• [Task description]: Word for word, return every record that follows.

Dataset items:
-*-

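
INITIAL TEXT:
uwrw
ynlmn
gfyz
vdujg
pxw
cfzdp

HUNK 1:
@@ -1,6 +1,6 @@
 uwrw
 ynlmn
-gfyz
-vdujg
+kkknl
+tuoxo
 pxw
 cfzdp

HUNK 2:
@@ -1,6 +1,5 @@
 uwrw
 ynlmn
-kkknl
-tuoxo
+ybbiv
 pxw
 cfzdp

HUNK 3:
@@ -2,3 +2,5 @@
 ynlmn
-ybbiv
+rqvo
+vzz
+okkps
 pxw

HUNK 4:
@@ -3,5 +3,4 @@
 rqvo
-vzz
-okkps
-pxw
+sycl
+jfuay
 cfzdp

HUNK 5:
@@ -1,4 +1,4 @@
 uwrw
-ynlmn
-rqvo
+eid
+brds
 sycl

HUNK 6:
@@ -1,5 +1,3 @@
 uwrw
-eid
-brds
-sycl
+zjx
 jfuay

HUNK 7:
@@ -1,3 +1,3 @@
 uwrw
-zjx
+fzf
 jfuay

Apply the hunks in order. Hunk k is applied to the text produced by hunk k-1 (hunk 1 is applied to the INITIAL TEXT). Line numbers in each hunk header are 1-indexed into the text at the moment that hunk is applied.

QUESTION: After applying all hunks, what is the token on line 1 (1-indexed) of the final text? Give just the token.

Hunk 1: at line 1 remove [gfyz,vdujg] add [kkknl,tuoxo] -> 6 lines: uwrw ynlmn kkknl tuoxo pxw cfzdp
Hunk 2: at line 1 remove [kkknl,tuoxo] add [ybbiv] -> 5 lines: uwrw ynlmn ybbiv pxw cfzdp
Hunk 3: at line 2 remove [ybbiv] add [rqvo,vzz,okkps] -> 7 lines: uwrw ynlmn rqvo vzz okkps pxw cfzdp
Hunk 4: at line 3 remove [vzz,okkps,pxw] add [sycl,jfuay] -> 6 lines: uwrw ynlmn rqvo sycl jfuay cfzdp
Hunk 5: at line 1 remove [ynlmn,rqvo] add [eid,brds] -> 6 lines: uwrw eid brds sycl jfuay cfzdp
Hunk 6: at line 1 remove [eid,brds,sycl] add [zjx] -> 4 lines: uwrw zjx jfuay cfzdp
Hunk 7: at line 1 remove [zjx] add [fzf] -> 4 lines: uwrw fzf jfuay cfzdp
Final line 1: uwrw

Answer: uwrw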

-*-

• [Output of the task]:
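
INITIAL TEXT:
uwrw
ynlmn
gfyz
vdujg
pxw
cfzdp

HUNK 1:
@@ -1,6 +1,6 @@
 uwrw
 ynlmn
-gfyz
-vdujg
+kkknl
+tuoxo
 pxw
 cfzdp

HUNK 2:
@@ -1,6 +1,5 @@
 uwrw
 ynlmn
-kkknl
-tuoxo
+ybbiv
 pxw
 cfzdp

HUNK 3:
@@ -2,3 +2,5 @@
 ynlmn
-ybbiv
+rqvo
+vzz
+okkps
 pxw

HUNK 4:
@@ -3,5 +3,4 @@
 rqvo
-vzz
-okkps
-pxw
+sycl
+jfuay
 cfzdp

HUNK 5:
@@ -1,4 +1,4 @@
 uwrw
-ynlmn
-rqvo
+eid
+brds
 sycl

HUNK 6:
@@ -1,5 +1,3 @@
 uwrw
-eid
-brds
-sycl
+zjx
 jfuay

HUNK 7:
@@ -1,3 +1,3 @@
 uwrw
-zjx
+fzf
 jfuay

Apply the hunks in order. Hunk k is applied to the text produced by hunk k-1 (hunk 1 is applied to the INITIAL TEXT). Line numbers in each hunk header are 1-indexed into the text at the moment that hunk is applied.

QUESTION: After applying all hunks, what is the token on line 1 (1-indexed) of the final text? Give just the token.

Hunk 1: at line 1 remove [gfyz,vdujg] add [kkknl,tuoxo] -> 6 lines: uwrw ynlmn kkknl tuoxo pxw cfzdp
Hunk 2: at line 1 remove [kkknl,tuoxo] add [ybbiv] -> 5 lines: uwrw ynlmn ybbiv pxw cfzdp
Hunk 3: at line 2 remove [ybbiv] add [rqvo,vzz,okkps] -> 7 lines: uwrw ynlmn rqvo vzz okkps pxw cfzdp
Hunk 4: at line 3 remove [vzz,okkps,pxw] add [sycl,jfuay] -> 6 lines: uwrw ynlmn rqvo sycl jfuay cfzdp
Hunk 5: at line 1 remove [ynlmn,rqvo] add [eid,brds] -> 6 lines: uwrw eid brds sycl jfuay cfzdp
Hunk 6: at line 1 remove [eid,brds,sycl] add [zjx] -> 4 lines: uwrw zjx jfuay cfzdp
Hunk 7: at line 1 remove [zjx] add [fzf] -> 4 lines: uwrw fzf jfuay cfzdp
Final line 1: uwrw

Answer: uwrw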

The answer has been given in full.